What you will do:
Each line from the one that contains "A helical spring in" to the last line of the records below must be restated word for word.
☆ ☆ ☆ ☆
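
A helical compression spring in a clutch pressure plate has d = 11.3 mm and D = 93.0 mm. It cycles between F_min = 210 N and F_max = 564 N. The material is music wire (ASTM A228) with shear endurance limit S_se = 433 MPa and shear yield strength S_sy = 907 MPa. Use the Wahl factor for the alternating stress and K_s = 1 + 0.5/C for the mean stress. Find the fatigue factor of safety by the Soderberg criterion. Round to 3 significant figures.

C = D/d = 93.0/11.3 = 8.2301; K_W = (4C−1)/(4C−4)+0.615/C = 1.1785; K_s = 1+0.5/C = 1.0608
F_a = (F_max−F_min)/2 = 177 N; F_m = (F_max+F_min)/2 = 387 N
τ_a = K_W·8F_aD/(πd³) = 1.1785 × 29.051 = 34.235 MPa
τ_m = K_s·8F_mD/(πd³) = 1.0608 × 63.518 = 67.377 MPa
Soderberg: 1/n_f = τ_a/S_se + τ_m/S_sy = 34.235/433 + 67.377/907 = 0.07907 + 0.07429 = 0.15335
n_f = 1/0.15335 = 6.521

6.52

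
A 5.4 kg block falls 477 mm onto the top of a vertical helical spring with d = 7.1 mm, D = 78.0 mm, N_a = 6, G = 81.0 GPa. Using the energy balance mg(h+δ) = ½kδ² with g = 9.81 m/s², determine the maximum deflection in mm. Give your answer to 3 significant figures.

k = Gd⁴/(8D³N_a) = (81.0×10³)(7.1⁴)/(8·78.0³·6) = 9.0364 N/mm
W = mg = 5.4 × 9.81 = 52.974 N
½kδ² − Wδ − Wh = 0 → δ = (W + √(W² + 2kWh))/k
δ = (52.974 + √(2806.2 + 456672))/9.0364 = (52.974 + 677.85)/9.0364 = 80.876 mm

80.9 mm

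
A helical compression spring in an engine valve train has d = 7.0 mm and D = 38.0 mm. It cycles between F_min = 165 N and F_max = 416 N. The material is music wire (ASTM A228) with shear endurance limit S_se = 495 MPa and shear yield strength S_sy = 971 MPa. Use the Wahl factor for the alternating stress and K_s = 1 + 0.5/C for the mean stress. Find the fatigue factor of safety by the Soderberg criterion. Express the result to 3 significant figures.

C = D/d = 38.0/7.0 = 5.4286; K_W = (4C−1)/(4C−4)+0.615/C = 1.2826; K_s = 1+0.5/C = 1.0921
F_a = (F_max−F_min)/2 = 125.5 N; F_m = (F_max+F_min)/2 = 290.5 N
τ_a = K_W·8F_aD/(πd³) = 1.2826 × 35.406 = 45.413 MPa
τ_m = K_s·8F_mD/(πd³) = 1.0921 × 81.955 = 89.504 MPa
Soderberg: 1/n_f = τ_a/S_se + τ_m/S_sy = 45.413/495 + 89.504/971 = 0.09174 + 0.09218 = 0.18392
n_f = 1/0.18392 = 5.437

5.44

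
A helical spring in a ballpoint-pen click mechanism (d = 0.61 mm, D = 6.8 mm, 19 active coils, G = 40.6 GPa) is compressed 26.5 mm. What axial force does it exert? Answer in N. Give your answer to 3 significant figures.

3.12 N

k = Gd⁴/(8D³N_a) = (40.6×10³)(0.61⁴)/(8·6.8³·19) = 0.11762 N/mm
F = k·δ = 0.11762 × 26.5 = 3.1169 N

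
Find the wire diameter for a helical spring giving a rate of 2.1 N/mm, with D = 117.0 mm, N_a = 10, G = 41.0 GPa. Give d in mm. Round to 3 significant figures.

9.00 mm

d = (8D³N_a·k / G)^(1/4) = (8·117.0³·10·2.1 / (41.0×10³))^0.25
  = (6562.7)^0.25 = 9.0006 mm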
☆ ☆ ☆ ☆
Solution for this exercise:
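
A helical spring in a ballpoint-pen click mechanism (d = 0.61 mm, D = 6.8 mm, 19 active coils, G = 40.6 GPa) is compressed 26.5 mm. What axial force does it exert? Answer in N. Give your answer to 3 significant figures.

3.12 N

k = Gd⁴/(8D³N_a) = (40.6×10³)(0.61⁴)/(8·6.8³·19) = 0.11762 N/mm
F = k·δ = 0.11762 × 26.5 = 3.1169 N

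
Find the wire diameter for a helical spring giving a rate of 2.1 N/mm, with D = 117.0 mm, N_a = 10, G = 41.0 GPa. Give d in mm. Round to 3 significant figures.

9.00 mm

d = (8D³N_a·k / G)^(1/4) = (8·117.0³·10·2.1 / (41.0×10³))^0.25
  = (6562.7)^0.25 = 9.0006 mm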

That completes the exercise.